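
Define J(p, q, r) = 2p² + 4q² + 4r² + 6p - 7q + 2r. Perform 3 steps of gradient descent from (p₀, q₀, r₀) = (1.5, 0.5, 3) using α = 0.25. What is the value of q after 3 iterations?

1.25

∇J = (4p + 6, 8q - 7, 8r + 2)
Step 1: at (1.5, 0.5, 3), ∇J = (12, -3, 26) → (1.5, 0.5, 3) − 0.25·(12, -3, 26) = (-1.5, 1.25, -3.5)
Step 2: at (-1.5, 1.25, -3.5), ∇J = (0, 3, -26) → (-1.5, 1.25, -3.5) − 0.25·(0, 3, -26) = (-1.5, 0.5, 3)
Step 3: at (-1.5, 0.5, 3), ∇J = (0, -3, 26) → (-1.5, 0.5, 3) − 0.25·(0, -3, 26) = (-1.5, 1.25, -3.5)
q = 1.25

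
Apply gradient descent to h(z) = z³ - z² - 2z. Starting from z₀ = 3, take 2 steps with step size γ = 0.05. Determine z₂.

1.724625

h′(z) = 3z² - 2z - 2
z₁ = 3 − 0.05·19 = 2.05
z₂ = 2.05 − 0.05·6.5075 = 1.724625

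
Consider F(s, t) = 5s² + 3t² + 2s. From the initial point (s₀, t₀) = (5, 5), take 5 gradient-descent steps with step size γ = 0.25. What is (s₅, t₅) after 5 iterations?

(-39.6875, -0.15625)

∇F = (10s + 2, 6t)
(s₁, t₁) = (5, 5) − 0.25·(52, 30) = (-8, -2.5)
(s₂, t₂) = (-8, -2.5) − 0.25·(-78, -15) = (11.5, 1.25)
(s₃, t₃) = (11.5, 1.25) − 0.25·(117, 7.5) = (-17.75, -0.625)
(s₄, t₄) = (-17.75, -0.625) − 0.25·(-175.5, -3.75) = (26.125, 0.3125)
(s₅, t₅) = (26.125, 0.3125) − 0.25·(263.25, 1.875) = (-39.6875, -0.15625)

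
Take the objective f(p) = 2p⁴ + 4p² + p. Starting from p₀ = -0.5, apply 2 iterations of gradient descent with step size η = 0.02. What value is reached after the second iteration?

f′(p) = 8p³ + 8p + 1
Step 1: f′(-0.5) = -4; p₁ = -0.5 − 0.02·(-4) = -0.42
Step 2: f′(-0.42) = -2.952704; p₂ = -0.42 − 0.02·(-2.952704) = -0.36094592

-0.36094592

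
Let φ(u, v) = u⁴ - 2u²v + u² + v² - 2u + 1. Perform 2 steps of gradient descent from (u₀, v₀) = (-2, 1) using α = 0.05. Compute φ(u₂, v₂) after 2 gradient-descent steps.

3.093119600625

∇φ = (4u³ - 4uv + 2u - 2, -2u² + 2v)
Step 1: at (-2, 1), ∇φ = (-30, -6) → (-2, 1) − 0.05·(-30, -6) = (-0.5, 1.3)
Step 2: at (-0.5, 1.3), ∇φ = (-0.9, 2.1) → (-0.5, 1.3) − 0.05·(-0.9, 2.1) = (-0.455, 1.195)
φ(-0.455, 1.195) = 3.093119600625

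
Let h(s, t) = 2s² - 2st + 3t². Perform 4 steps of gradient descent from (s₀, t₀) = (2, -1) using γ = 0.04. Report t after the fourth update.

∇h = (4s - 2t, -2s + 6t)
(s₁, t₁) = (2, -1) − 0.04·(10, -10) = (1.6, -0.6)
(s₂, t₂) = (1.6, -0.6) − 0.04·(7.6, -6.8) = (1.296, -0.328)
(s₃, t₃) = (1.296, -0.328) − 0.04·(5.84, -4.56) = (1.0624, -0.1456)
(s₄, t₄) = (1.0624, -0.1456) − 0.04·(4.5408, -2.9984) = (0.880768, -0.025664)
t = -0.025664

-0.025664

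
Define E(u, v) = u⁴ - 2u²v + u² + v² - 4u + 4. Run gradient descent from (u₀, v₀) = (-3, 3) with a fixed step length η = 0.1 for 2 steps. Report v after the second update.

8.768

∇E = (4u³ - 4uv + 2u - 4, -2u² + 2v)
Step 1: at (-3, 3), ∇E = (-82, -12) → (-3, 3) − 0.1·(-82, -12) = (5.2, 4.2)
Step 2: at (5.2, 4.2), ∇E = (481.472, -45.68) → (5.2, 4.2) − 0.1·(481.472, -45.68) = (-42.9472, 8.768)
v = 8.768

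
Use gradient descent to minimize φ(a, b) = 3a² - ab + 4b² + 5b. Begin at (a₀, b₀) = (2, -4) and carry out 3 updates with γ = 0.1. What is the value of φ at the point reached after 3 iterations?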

Action item: Transcribe all of the material exactly. Omit nothing.

Worked solution:
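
Define J(p, q, r) = 2p² + 4q² + 4r² + 6p - 7q + 2r. Perform 3 steps of gradient descent from (p₀, q₀, r₀) = (1.5, 0.5, 3) using α = 0.25. What is the value of q after 3 iterations?

1.25

∇J = (4p + 6, 8q - 7, 8r + 2)
Step 1: at (1.5, 0.5, 3), ∇J = (12, -3, 26) → (1.5, 0.5, 3) − 0.25·(12, -3, 26) = (-1.5, 1.25, -3.5)
Step 2: at (-1.5, 1.25, -3.5), ∇J = (0, 3, -26) → (-1.5, 1.25, -3.5) − 0.25·(0, 3, -26) = (-1.5, 0.5, 3)
Step 3: at (-1.5, 0.5, 3), ∇J = (0, -3, 26) → (-1.5, 0.5, 3) − 0.25·(0, -3, 26) = (-1.5, 1.25, -3.5)
q = 1.25

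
Apply gradient descent to h(z) = z³ - z² - 2z. Starting from z₀ = 3, take 2 steps with step size γ = 0.05. Determine z₂.

1.724625

h′(z) = 3z² - 2z - 2
z₁ = 3 − 0.05·19 = 2.05
z₂ = 2.05 − 0.05·6.5075 = 1.724625

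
Consider F(s, t) = 5s² + 3t² + 2s. From the initial point (s₀, t₀) = (5, 5), take 5 gradient-descent steps with step size γ = 0.25. What is (s₅, t₅) after 5 iterations?

(-39.6875, -0.15625)

∇F = (10s + 2, 6t)
(s₁, t₁) = (5, 5) − 0.25·(52, 30) = (-8, -2.5)
(s₂, t₂) = (-8, -2.5) − 0.25·(-78, -15) = (11.5, 1.25)
(s₃, t₃) = (11.5, 1.25) − 0.25·(117, 7.5) = (-17.75, -0.625)
(s₄, t₄) = (-17.75, -0.625) − 0.25·(-175.5, -3.75) = (26.125, 0.3125)
(s₅, t₅) = (26.125, 0.3125) − 0.25·(263.25, 1.875) = (-39.6875, -0.15625)

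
Take the objective f(p) = 2p⁴ + 4p² + p. Starting from p₀ = -0.5, apply 2 iterations of gradient descent with step size η = 0.02. What value is reached after the second iteration?

f′(p) = 8p³ + 8p + 1
Step 1: f′(-0.5) = -4; p₁ = -0.5 − 0.02·(-4) = -0.42
Step 2: f′(-0.42) = -2.952704; p₂ = -0.42 − 0.02·(-2.952704) = -0.36094592

-0.36094592

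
Let φ(u, v) = u⁴ - 2u²v + u² + v² - 2u + 1. Perform 2 steps of gradient descent from (u₀, v₀) = (-2, 1) using α = 0.05. Compute φ(u₂, v₂) after 2 gradient-descent steps.

3.093119600625

∇φ = (4u³ - 4uv + 2u - 2, -2u² + 2v)
Step 1: at (-2, 1), ∇φ = (-30, -6) → (-2, 1) − 0.05·(-30, -6) = (-0.5, 1.3)
Step 2: at (-0.5, 1.3), ∇φ = (-0.9, 2.1) → (-0.5, 1.3) − 0.05·(-0.9, 2.1) = (-0.455, 1.195)
φ(-0.455, 1.195) = 3.093119600625

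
Let h(s, t) = 2s² - 2st + 3t². Perform 4 steps of gradient descent from (s₀, t₀) = (2, -1) using γ = 0.04. Report t after the fourth update.

∇h = (4s - 2t, -2s + 6t)
(s₁, t₁) = (2, -1) − 0.04·(10, -10) = (1.6, -0.6)
(s₂, t₂) = (1.6, -0.6) − 0.04·(7.6, -6.8) = (1.296, -0.328)
(s₃, t₃) = (1.296, -0.328) − 0.04·(5.84, -4.56) = (1.0624, -0.1456)
(s₄, t₄) = (1.0624, -0.1456) − 0.04·(4.5408, -2.9984) = (0.880768, -0.025664)
t = -0.025664

-0.025664

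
Define E(u, v) = u⁴ - 2u²v + u² + v² - 4u + 4. Run gradient descent from (u₀, v₀) = (-3, 3) with a fixed step length η = 0.1 for 2 steps. Report v after the second update.

8.768

∇E = (4u³ - 4uv + 2u - 4, -2u² + 2v)
Step 1: at (-3, 3), ∇E = (-82, -12) → (-3, 3) − 0.1·(-82, -12) = (5.2, 4.2)
Step 2: at (5.2, 4.2), ∇E = (481.472, -45.68) → (5.2, 4.2) − 0.1·(481.472, -45.68) = (-42.9472, 8.768)
v = 8.768

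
Use gradient descent to minimize φ(a, b) = 3a² - ab + 4b² + 5b. Begin at (a₀, b₀) = (2, -4) and carry out 3 updates with γ = 0.1. What is the value of φ at the point reached after 3 iterations?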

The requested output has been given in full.